#### REQUIRED ACTION
Copy all the lines below without altering anything.

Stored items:
%%

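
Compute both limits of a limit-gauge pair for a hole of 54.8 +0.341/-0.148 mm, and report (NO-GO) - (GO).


GO = nominal - lower_tol (smallest hole = maximum material condition)
GO = 54.8 - 0.148 = 54.652
NO-GO = nominal + upper_tol (largest hole = least material condition)
NO-GO = 54.8 + 0.341 = 55.141
spread = NO-GO - GO = 55.141 - 54.652 = 0.4890

0.4890


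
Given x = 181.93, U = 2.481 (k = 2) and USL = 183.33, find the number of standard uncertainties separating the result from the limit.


u = U / k = 2.481 / 2 = 1.2405
margin = |USL - x| = |183.33 - 181.93| = 1.4
z = margin / u = 1.4 / 1.2405
z = 1.1286

1.1286


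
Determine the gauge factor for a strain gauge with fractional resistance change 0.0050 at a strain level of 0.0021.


GF = (dR/R) / epsilon
= 0.0050 / 0.0021
= 2.3810

2.3810


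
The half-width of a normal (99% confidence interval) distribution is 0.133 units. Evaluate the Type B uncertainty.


u_B = half_width / 2.576
u_B = 0.133 / 2.576
u_B = 0.0516

0.0516


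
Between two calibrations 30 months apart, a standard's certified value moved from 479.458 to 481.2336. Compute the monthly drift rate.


rate = (v2 - v1) / months
= (481.2336 - 479.458) / 30
= 1.7756 / 30
= 0.0592

0.0592


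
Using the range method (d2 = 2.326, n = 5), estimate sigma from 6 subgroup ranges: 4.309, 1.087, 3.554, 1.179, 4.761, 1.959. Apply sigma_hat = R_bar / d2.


R_bar = (4.309 + 1.087 + 3.554 + 1.179 + 4.761 + 1.959) / 6
R_bar = 16.849 / 6 = 2.8081667
sigma_hat = R_bar / d2 = 2.8081667 / 2.326 = 1.2073

1.2073


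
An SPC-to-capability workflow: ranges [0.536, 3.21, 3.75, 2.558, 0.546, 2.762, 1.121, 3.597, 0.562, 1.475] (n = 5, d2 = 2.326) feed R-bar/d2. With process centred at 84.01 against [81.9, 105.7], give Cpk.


R_bar = (0.536 + 3.21 + 3.75 + 2.558 + 0.546 + 2.762 + 1.121 + 3.597 + 0.562 + 1.475) / 10 = 2.0117
sigma = R_bar / d2 = 2.0117 / 2.326 = 0.86487532
Cp = (USL - LSL)/(6*sigma) = (105.7 - 81.9)/(6*0.86487532) = 4.5864
Cpu = (105.7 - 84.01)/(3*0.86487532) = 8.3596
Cpl = (84.01 - 81.9)/(3*0.86487532) = 0.8132
Cpk = min(Cpu, Cpl) = 0.8132

0.8132


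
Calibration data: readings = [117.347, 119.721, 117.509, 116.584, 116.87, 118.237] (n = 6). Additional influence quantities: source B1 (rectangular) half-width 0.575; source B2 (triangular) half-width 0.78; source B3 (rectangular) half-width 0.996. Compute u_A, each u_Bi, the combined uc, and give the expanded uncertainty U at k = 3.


mean = (117.347 + 119.721 + 117.509 + 116.584 + 116.87 + 118.237) / 6 = 117.7113333
s = sqrt(sum((x - mean)^2)/(n-1)) = 1.1373201
u_A = s / sqrt(n) = 1.1373201 / sqrt(6) = 0.46430899
u_B1 = 0.575 / sqrt(3) = 0.3319764
u_B2 = 0.78 / sqrt(6) = 0.31843367
u_B3 = 0.996 / sqrt(3) = 0.57504087
uc = sqrt(0.46430899^2 + 0.3319764^2 + 0.31843367^2 + 0.57504087^2) = 0.87055337
U = k * uc = 3 * 0.87055337
U = 2.6117

2.6117


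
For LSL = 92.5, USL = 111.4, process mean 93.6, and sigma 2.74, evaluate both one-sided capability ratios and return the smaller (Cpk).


Cpu = (USL - mean) / (3*sigma) = (111.4 - 93.6) / (3*2.74) = 2.1655
Cpl = (mean - LSL) / (3*sigma) = (93.6 - 92.5) / (3*2.74) = 0.1338
Cpk = min(Cpu, Cpl) = 0.1338

0.1338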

%%

#### RESULT OF THIS EXERCISE
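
Compute both limits of a limit-gauge pair for a hole of 54.8 +0.341/-0.148 mm, and report (NO-GO) - (GO).


GO = nominal - lower_tol (smallest hole = maximum material condition)
GO = 54.8 - 0.148 = 54.652
NO-GO = nominal + upper_tol (largest hole = least material condition)
NO-GO = 54.8 + 0.341 = 55.141
spread = NO-GO - GO = 55.141 - 54.652 = 0.4890

0.4890


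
Given x = 181.93, U = 2.481 (k = 2) and USL = 183.33, find the number of standard uncertainties separating the result from the limit.


u = U / k = 2.481 / 2 = 1.2405
margin = |USL - x| = |183.33 - 181.93| = 1.4
z = margin / u = 1.4 / 1.2405
z = 1.1286

1.1286


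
Determine the gauge factor for a strain gauge with fractional resistance change 0.0050 at a strain level of 0.0021.


GF = (dR/R) / epsilon
= 0.0050 / 0.0021
= 2.3810

2.3810


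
The half-width of a normal (99% confidence interval) distribution is 0.133 units. Evaluate the Type B uncertainty.


u_B = half_width / 2.576
u_B = 0.133 / 2.576
u_B = 0.0516

0.0516


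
Between two calibrations 30 months apart, a standard's certified value moved from 479.458 to 481.2336. Compute the monthly drift rate.


rate = (v2 - v1) / months
= (481.2336 - 479.458) / 30
= 1.7756 / 30
= 0.0592

0.0592


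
Using the range method (d2 = 2.326, n = 5), estimate sigma from 6 subgroup ranges: 4.309, 1.087, 3.554, 1.179, 4.761, 1.959. Apply sigma_hat = R_bar / d2.


R_bar = (4.309 + 1.087 + 3.554 + 1.179 + 4.761 + 1.959) / 6
R_bar = 16.849 / 6 = 2.8081667
sigma_hat = R_bar / d2 = 2.8081667 / 2.326 = 1.2073

1.2073


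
An SPC-to-capability workflow: ranges [0.536, 3.21, 3.75, 2.558, 0.546, 2.762, 1.121, 3.597, 0.562, 1.475] (n = 5, d2 = 2.326) feed R-bar/d2. With process centred at 84.01 against [81.9, 105.7], give Cpk.


R_bar = (0.536 + 3.21 + 3.75 + 2.558 + 0.546 + 2.762 + 1.121 + 3.597 + 0.562 + 1.475) / 10 = 2.0117
sigma = R_bar / d2 = 2.0117 / 2.326 = 0.86487532
Cp = (USL - LSL)/(6*sigma) = (105.7 - 81.9)/(6*0.86487532) = 4.5864
Cpu = (105.7 - 84.01)/(3*0.86487532) = 8.3596
Cpl = (84.01 - 81.9)/(3*0.86487532) = 0.8132
Cpk = min(Cpu, Cpl) = 0.8132

0.8132


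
Calibration data: readings = [117.347, 119.721, 117.509, 116.584, 116.87, 118.237] (n = 6). Additional influence quantities: source B1 (rectangular) half-width 0.575; source B2 (triangular) half-width 0.78; source B3 (rectangular) half-width 0.996. Compute u_A, each u_Bi, the combined uc, and give the expanded uncertainty U at k = 3.


mean = (117.347 + 119.721 + 117.509 + 116.584 + 116.87 + 118.237) / 6 = 117.7113333
s = sqrt(sum((x - mean)^2)/(n-1)) = 1.1373201
u_A = s / sqrt(n) = 1.1373201 / sqrt(6) = 0.46430899
u_B1 = 0.575 / sqrt(3) = 0.3319764
u_B2 = 0.78 / sqrt(6) = 0.31843367
u_B3 = 0.996 / sqrt(3) = 0.57504087
uc = sqrt(0.46430899^2 + 0.3319764^2 + 0.31843367^2 + 0.57504087^2) = 0.87055337
U = k * uc = 3 * 0.87055337
U = 2.6117

2.6117


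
For LSL = 92.5, USL = 111.4, process mean 93.6, and sigma 2.74, evaluate both one-sided capability ratios and return the smaller (Cpk).


Cpu = (USL - mean) / (3*sigma) = (111.4 - 93.6) / (3*2.74) = 2.1655
Cpl = (mean - LSL) / (3*sigma) = (93.6 - 92.5) / (3*2.74) = 0.1338
Cpk = min(Cpu, Cpl) = 0.1338

0.1338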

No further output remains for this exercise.